#### MATERIAL PROVIDED ####

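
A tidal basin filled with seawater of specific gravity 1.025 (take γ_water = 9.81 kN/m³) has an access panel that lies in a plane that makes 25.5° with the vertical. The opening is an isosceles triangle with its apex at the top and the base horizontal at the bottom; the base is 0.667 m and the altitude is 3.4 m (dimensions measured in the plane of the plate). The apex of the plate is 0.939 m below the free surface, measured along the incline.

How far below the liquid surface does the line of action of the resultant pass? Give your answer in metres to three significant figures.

h_p = 3.07 m

γ = 1.025 × 9.81 = 10.05525 kN/m³.
The plate makes 25.5° with the vertical, i.e. θ = 90° − 25.5° = 64.5° to the horizontal. Measuring y along the incline from the free-surface line, vertical depth h = y·sinθ with sinθ = 0.902585.
With the apex up, the centroid sits 2h/3 = 2 × 3.4/3 = 2.26667 m below the apex, so y_c = 0.939 + 2.26667 = 3.20567 m and h_c = 3.20567 × 0.902585 = 2.89339 m.
A = ½ × 0.667 × 3.4 = 1.1339 m².
Resultant F = γ·h_c·A = 10.05525 × 2.89339 × 1.1339 = 32.9894 kN.
I_c = b·h³/36 = 0.667 × 3.4³/36 = 0.728216 m⁴.
Centre of pressure: y_p = y_c + I_c/(y_c·A) = 3.20567 + 0.728216/(3.20567 × 1.1339) = 3.20567 + 0.20034 = 3.40601 m along the plane.
Vertically, h_p = y_p·sinθ = 3.40601 × 0.902585 = 3.07421 m.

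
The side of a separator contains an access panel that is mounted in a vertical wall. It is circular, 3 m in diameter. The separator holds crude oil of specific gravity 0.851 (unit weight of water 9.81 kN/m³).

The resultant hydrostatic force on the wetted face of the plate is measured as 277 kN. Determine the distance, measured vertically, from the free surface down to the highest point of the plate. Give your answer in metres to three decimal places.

γ = 0.851 × 9.81 = 8.34831 kN/m³.
A = π(1.5)² = 7.06858 m².
From F = γ·h_c·A, the centroid depth is h_c = 277/(8.34831 × 7.06858) = 4.69406 m.
The centroid is at the centre, 1.5 m below the top of the plate, so the highest point sits at h_top = 4.69406 − 1.5 = 3.19406 m below the surface.

d_top ≈ 3.194 m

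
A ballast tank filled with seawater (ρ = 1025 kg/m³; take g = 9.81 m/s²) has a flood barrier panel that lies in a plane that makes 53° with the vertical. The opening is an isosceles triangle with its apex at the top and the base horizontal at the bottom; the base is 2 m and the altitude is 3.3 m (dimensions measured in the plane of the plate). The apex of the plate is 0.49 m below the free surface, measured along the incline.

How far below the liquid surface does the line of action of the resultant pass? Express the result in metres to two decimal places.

γ = ρg = 1025 × 9.81 / 1000 = 10.05525 kN/m³.
The plate makes 53° with the vertical, i.e. θ = 90° − 53° = 37° to the horizontal. Measuring y along the incline from the free-surface line, vertical depth h = y·sinθ with sinθ = 0.601815.
With the apex up, the centroid sits 2h/3 = 2 × 3.3/3 = 2.2 m below the apex, so y_c = 0.49 + 2.2 = 2.69 m and h_c = 2.69 × 0.601815 = 1.61888 m.
A = ½ × 2 × 3.3 = 3.3 m².
Resultant F = γ·h_c·A = 10.05525 × 1.61888 × 3.3 = 53.7182 kN.
I_c = b·h³/36 = 2 × 3.3³/36 = 1.9965 m⁴.
Centre of pressure: y_p = y_c + I_c/(y_c·A) = 2.69 + 1.9965/(2.69 × 3.3) = 2.69 + 0.224907 = 2.91491 m along the plane.
Vertically, h_p = y_p·sinθ = 2.91491 × 0.601815 = 1.75424 m.

h_p = 1.75 m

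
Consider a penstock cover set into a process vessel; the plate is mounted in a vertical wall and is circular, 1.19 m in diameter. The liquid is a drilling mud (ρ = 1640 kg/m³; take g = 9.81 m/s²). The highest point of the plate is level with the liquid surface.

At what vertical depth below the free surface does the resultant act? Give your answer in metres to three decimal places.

h_p = 0.744 m

γ = ρg = 1640 × 9.81 / 1000 = 16.0884 kN/m³.
The centroid is at the centre, 0.595 m below the top of the plate, so the centroid depth is h_c = 0.595 m.
A = π(0.595)² = 1.1122 m².
Resultant F = γ·h_c·A = 16.0884 × 0.595 × 1.1122 = 10.6466 kN.
I_c = πr⁴/4 = π × 0.595⁴/4 = 0.0984369 m⁴.
Centre of pressure: y_p = y_c + I_c/(y_c·A) = 0.595 + 0.0984369/(0.595 × 1.1122) = 0.595 + 0.14875 = 0.74375 m along the plane.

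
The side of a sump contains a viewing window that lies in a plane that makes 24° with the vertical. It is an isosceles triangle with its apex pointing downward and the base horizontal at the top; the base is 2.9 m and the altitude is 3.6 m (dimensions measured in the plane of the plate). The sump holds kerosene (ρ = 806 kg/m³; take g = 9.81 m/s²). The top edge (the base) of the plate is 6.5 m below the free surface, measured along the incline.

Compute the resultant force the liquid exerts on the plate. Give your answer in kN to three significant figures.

γ = ρg = 806 × 9.81 / 1000 = 7.90686 kN/m³.
The plate makes 24° with the vertical, i.e. θ = 90° − 24° = 66° to the horizontal. Measuring y along the incline from the free-surface line, vertical depth h = y·sinθ with sinθ = 0.913545.
With the apex down, the centroid sits h/3 = 3.6/3 = 1.2 m below the base (the top edge), so y_c = 6.5 + 1.2 = 7.7 m and h_c = 7.7 × 0.913545 = 7.0343 m.
A = ½ × 2.9 × 3.6 = 5.22 m².
Resultant F = γ·h_c·A = 7.90686 × 7.0343 × 5.22 = 290.332 kN.

F ≈ 290 kN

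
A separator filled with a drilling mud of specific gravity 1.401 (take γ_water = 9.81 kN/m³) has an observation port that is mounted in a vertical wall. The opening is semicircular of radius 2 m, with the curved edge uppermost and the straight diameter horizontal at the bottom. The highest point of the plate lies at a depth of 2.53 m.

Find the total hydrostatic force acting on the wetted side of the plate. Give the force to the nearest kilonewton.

F ≈ 318 kN

γ = 1.401 × 9.81 = 13.74381 kN/m³.
The centroid lies 4r/(3π) = 0.848826 m above the diameter, so r − 4r/(3π) = 2 − 0.848826 = 1.15117 m below the topmost point, so the centroid depth is h_c = 2.53 + 1.15117 = 3.68117 m.
A = πr²/2 = π × 2²/2 = 6.28319 m².
Resultant F = γ·h_c·A = 13.74381 × 3.68117 × 6.28319 = 317.887 kN.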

####

## PROBLEM TO WORK ON
Write out, word for word, the line that contains "Find the total" and every line after it through the last line of the listing.

## REPLY
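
Find the total hydrostatic force acting on the wetted side of the plate. Give the force to the nearest kilonewton.

F ≈ 318 kN

γ = 1.401 × 9.81 = 13.74381 kN/m³.
The centroid lies 4r/(3π) = 0.848826 m above the diameter, so r − 4r/(3π) = 2 − 0.848826 = 1.15117 m below the topmost point, so the centroid depth is h_c = 2.53 + 1.15117 = 3.68117 m.
A = πr²/2 = π × 2²/2 = 6.28319 m².
Resultant F = γ·h_c·A = 13.74381 × 3.68117 × 6.28319 = 317.887 kN.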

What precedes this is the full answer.